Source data
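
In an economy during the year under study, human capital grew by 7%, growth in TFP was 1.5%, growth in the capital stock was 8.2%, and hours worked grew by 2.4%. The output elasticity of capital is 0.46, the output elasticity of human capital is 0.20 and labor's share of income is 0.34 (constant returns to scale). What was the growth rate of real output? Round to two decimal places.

Labor's share = 1 − 0.46 − 0.2 = 0.34.
The capital stock: 0.46 × 8.2 = 3.772 pp.
Human capital: 0.2 × 7 = 1.4 pp.
Hours worked: 0.34 × 2.4 = 0.816 pp.
Output growth = 1.5 + 5.988 = 7.488%.

Real output grew 7.49%.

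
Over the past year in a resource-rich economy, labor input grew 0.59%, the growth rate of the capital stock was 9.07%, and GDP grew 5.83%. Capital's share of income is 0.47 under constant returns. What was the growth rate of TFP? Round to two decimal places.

Labor's share = 1 − 0.47 = 0.53.
The capital stock: 0.47 × 9.07 = 4.2629 pp.
Labor input: 0.53 × 0.59 = 0.3127 pp.
TFP growth = 5.83 − 4.5756 = 1.2544%.

TFP grew 1.25%.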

> **What is required**
Once you have read the records above, set every one of them down again exactly.

> **Answer box**
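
In an economy during the year under study, human capital grew by 7%, growth in TFP was 1.5%, growth in the capital stock was 8.2%, and hours worked grew by 2.4%. The output elasticity of capital is 0.46, the output elasticity of human capital is 0.20 and labor's share of income is 0.34 (constant returns to scale). What was the growth rate of real output? Round to two decimal places.

Labor's share = 1 − 0.46 − 0.2 = 0.34.
The capital stock: 0.46 × 8.2 = 3.772 pp.
Human capital: 0.2 × 7 = 1.4 pp.
Hours worked: 0.34 × 2.4 = 0.816 pp.
Output growth = 1.5 + 5.988 = 7.488%.

Real output grew 7.49%.

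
Over the past year in a resource-rich economy, labor input grew 0.59%, the growth rate of the capital stock was 9.07%, and GDP grew 5.83%. Capital's share of income is 0.47 under constant returns. What was the growth rate of TFP? Round to two decimal places.

Labor's share = 1 − 0.47 = 0.53.
The capital stock: 0.47 × 9.07 = 4.2629 pp.
Labor input: 0.53 × 0.59 = 0.3127 pp.
TFP growth = 5.83 − 4.5756 = 1.2544%.

TFP grew 1.25%.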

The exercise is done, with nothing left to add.